## What you need to do
Please retype all of the following entries exactly.

+++

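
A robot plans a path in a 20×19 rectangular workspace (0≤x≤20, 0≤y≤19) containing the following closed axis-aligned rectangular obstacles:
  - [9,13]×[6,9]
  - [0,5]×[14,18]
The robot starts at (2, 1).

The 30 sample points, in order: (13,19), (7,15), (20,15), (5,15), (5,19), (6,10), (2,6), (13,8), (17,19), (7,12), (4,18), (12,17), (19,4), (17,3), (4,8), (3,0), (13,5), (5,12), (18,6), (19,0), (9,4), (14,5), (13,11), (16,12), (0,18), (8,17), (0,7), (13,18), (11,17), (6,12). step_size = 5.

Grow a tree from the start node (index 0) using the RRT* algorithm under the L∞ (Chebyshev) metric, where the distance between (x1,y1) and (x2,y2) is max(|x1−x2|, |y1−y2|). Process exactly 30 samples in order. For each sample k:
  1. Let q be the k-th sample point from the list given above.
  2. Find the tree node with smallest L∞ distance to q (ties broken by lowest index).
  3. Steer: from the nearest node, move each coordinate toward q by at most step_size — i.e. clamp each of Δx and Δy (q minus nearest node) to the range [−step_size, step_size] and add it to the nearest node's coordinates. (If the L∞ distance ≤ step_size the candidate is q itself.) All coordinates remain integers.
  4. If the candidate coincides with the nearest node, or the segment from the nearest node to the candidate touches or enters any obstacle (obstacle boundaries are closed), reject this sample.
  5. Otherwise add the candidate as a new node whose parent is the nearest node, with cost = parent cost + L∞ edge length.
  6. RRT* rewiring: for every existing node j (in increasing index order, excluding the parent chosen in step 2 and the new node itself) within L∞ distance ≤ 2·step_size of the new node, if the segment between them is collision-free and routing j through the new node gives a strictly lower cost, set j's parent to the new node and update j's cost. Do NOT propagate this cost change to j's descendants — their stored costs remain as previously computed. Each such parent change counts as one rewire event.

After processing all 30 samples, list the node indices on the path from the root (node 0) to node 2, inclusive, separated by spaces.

Path: 0 1 2

1. q=(13,19) nearest=0 d=18 new=(7,6) → add node 1 parent=0 cost=5
2. q=(7,15) nearest=1 d=9 new=(7,11) → add node 2 parent=1 cost=10
3. q=(20,15) nearest=1 d=13 new=(12,11) → blocked by [9,13]×[6,9], reject
4. q=(5,15) nearest=2 d=4 new=(5,15) → blocked by [0,5]×[14,18], reject
5. q=(5,19) nearest=2 d=8 new=(5,16) → blocked by [0,5]×[14,18], reject
6. q=(6,10) nearest=2 d=1 new=(6,10) → add node 3 parent=2 cost=11
7. q=(2,6) nearest=3 d=4 new=(2,6) → add node 4 parent=3 cost=15
8. q=(13,8) nearest=1 d=6 new=(12,8) → blocked by [9,13]×[6,9], reject
9. q=(17,19) nearest=2 d=10 new=(12,16) → add node 5 parent=2 cost=15
10. q=(7,12) nearest=2 d=1 new=(7,12) → add node 6 parent=2 cost=11
11. q=(4,18) nearest=6 d=6 new=(4,17) → blocked by [0,5]×[14,18], reject
12. q=(12,17) nearest=5 d=1 new=(12,17) → add node 7 parent=5 cost=16
13. q=(19,4) nearest=1 d=12 new=(12,4) → add node 8 parent=1 cost=10
14. q=(17,3) nearest=8 d=5 new=(17,3) → add node 9 parent=8 cost=15
15. q=(4,8) nearest=3 d=2 new=(4,8) → add node 10 parent=3 cost=13
16. q=(3,0) nearest=0 d=1 new=(3,0) → add node 11 parent=0 cost=1; rewire 4→11 (7<15); rewire 10→11 (9<13)
17. q=(13,5) nearest=8 d=1 new=(13,5) → add node 12 parent=8 cost=11
18. q=(5,12) nearest=2 d=2 new=(5,12) → add node 13 parent=2 cost=12
19. q=(18,6) nearest=9 d=3 new=(18,6) → add node 14 parent=9 cost=18
20. q=(19,0) nearest=9 d=3 new=(19,0) → add node 15 parent=9 cost=18
21. q=(9,4) nearest=1 d=2 new=(9,4) → add node 16 parent=1 cost=7; rewire 14→16 (16<18); rewire 15→16 (17<18)
22. q=(14,5) nearest=12 d=1 new=(14,5) → add node 17 parent=12 cost=12
23. q=(13,11) nearest=5 d=5 new=(13,11) → add node 18 parent=5 cost=20
24. q=(16,12) nearest=18 d=3 new=(16,12) → add node 19 parent=18 cost=23
25. q=(0,18) nearest=13 d=6 new=(0,17) → blocked by [0,5]×[14,18], reject
26. q=(8,17) nearest=5 d=4 new=(8,17) → add node 20 parent=5 cost=19
27. q=(0,7) nearest=4 d=2 new=(0,7) → add node 21 parent=4 cost=9
28. q=(13,18) nearest=7 d=1 new=(13,18) → add node 22 parent=7 cost=17
29. q=(11,17) nearest=5 d=1 new=(11,17) → add node 23 parent=5 cost=16; rewire 19→23 (21<23)
30. q=(6,12) nearest=2 d=1 new=(6,12) → add node 24 parent=2 cost=11; rewire 18→24 (18<20); rewire 20→24 (16<19)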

+++

## Response area
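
A robot plans a path in a 20×19 rectangular workspace (0≤x≤20, 0≤y≤19) containing the following closed axis-aligned rectangular obstacles:
  - [9,13]×[6,9]
  - [0,5]×[14,18]
The robot starts at (2, 1).

The 30 sample points, in order: (13,19), (7,15), (20,15), (5,15), (5,19), (6,10), (2,6), (13,8), (17,19), (7,12), (4,18), (12,17), (19,4), (17,3), (4,8), (3,0), (13,5), (5,12), (18,6), (19,0), (9,4), (14,5), (13,11), (16,12), (0,18), (8,17), (0,7), (13,18), (11,17), (6,12). step_size = 5.

Grow a tree from the start node (index 0) using the RRT* algorithm under the L∞ (Chebyshev) metric, where the distance between (x1,y1) and (x2,y2) is max(|x1−x2|, |y1−y2|). Process exactly 30 samples in order. For each sample k:
  1. Let q be the k-th sample point from the list given above.
  2. Find the tree node with smallest L∞ distance to q (ties broken by lowest index).
  3. Steer: from the nearest node, move each coordinate toward q by at most step_size — i.e. clamp each of Δx and Δy (q minus nearest node) to the range [−step_size, step_size] and add it to the nearest node's coordinates. (If the L∞ distance ≤ step_size the candidate is q itself.) All coordinates remain integers.
  4. If the candidate coincides with the nearest node, or the segment from the nearest node to the candidate touches or enters any obstacle (obstacle boundaries are closed), reject this sample.
  5. Otherwise add the candidate as a new node whose parent is the nearest node, with cost = parent cost + L∞ edge length.
  6. RRT* rewiring: for every existing node j (in increasing index order, excluding the parent chosen in step 2 and the new node itself) within L∞ distance ≤ 2·step_size of the new node, if the segment between them is collision-free and routing j through the new node gives a strictly lower cost, set j's parent to the new node and update j's cost. Do NOT propagate this cost change to j's descendants — their stored costs remain as previously computed. Each such parent change counts as one rewire event.

After processing all 30 samples, list the node indices on the path from the root (node 0) to node 2, inclusive, separated by spaces.

Path: 0 1 2

1. q=(13,19) nearest=0 d=18 new=(7,6) → add node 1 parent=0 cost=5
2. q=(7,15) nearest=1 d=9 new=(7,11) → add node 2 parent=1 cost=10
3. q=(20,15) nearest=1 d=13 new=(12,11) → blocked by [9,13]×[6,9], reject
4. q=(5,15) nearest=2 d=4 new=(5,15) → blocked by [0,5]×[14,18], reject
5. q=(5,19) nearest=2 d=8 new=(5,16) → blocked by [0,5]×[14,18], reject
6. q=(6,10) nearest=2 d=1 new=(6,10) → add node 3 parent=2 cost=11
7. q=(2,6) nearest=3 d=4 new=(2,6) → add node 4 parent=3 cost=15
8. q=(13,8) nearest=1 d=6 new=(12,8) → blocked by [9,13]×[6,9], reject
9. q=(17,19) nearest=2 d=10 new=(12,16) → add node 5 parent=2 cost=15
10. q=(7,12) nearest=2 d=1 new=(7,12) → add node 6 parent=2 cost=11
11. q=(4,18) nearest=6 d=6 new=(4,17) → blocked by [0,5]×[14,18], reject
12. q=(12,17) nearest=5 d=1 new=(12,17) → add node 7 parent=5 cost=16
13. q=(19,4) nearest=1 d=12 new=(12,4) → add node 8 parent=1 cost=10
14. q=(17,3) nearest=8 d=5 new=(17,3) → add node 9 parent=8 cost=15
15. q=(4,8) nearest=3 d=2 new=(4,8) → add node 10 parent=3 cost=13
16. q=(3,0) nearest=0 d=1 new=(3,0) → add node 11 parent=0 cost=1; rewire 4→11 (7<15); rewire 10→11 (9<13)
17. q=(13,5) nearest=8 d=1 new=(13,5) → add node 12 parent=8 cost=11
18. q=(5,12) nearest=2 d=2 new=(5,12) → add node 13 parent=2 cost=12
19. q=(18,6) nearest=9 d=3 new=(18,6) → add node 14 parent=9 cost=18
20. q=(19,0) nearest=9 d=3 new=(19,0) → add node 15 parent=9 cost=18
21. q=(9,4) nearest=1 d=2 new=(9,4) → add node 16 parent=1 cost=7; rewire 14→16 (16<18); rewire 15→16 (17<18)
22. q=(14,5) nearest=12 d=1 new=(14,5) → add node 17 parent=12 cost=12
23. q=(13,11) nearest=5 d=5 new=(13,11) → add node 18 parent=5 cost=20
24. q=(16,12) nearest=18 d=3 new=(16,12) → add node 19 parent=18 cost=23
25. q=(0,18) nearest=13 d=6 new=(0,17) → blocked by [0,5]×[14,18], reject
26. q=(8,17) nearest=5 d=4 new=(8,17) → add node 20 parent=5 cost=19
27. q=(0,7) nearest=4 d=2 new=(0,7) → add node 21 parent=4 cost=9
28. q=(13,18) nearest=7 d=1 new=(13,18) → add node 22 parent=7 cost=17
29. q=(11,17) nearest=5 d=1 new=(11,17) → add node 23 parent=5 cost=16; rewire 19→23 (21<23)
30. q=(6,12) nearest=2 d=1 new=(6,12) → add node 24 parent=2 cost=11; rewire 18→24 (18<20); rewire 20→24 (16<19)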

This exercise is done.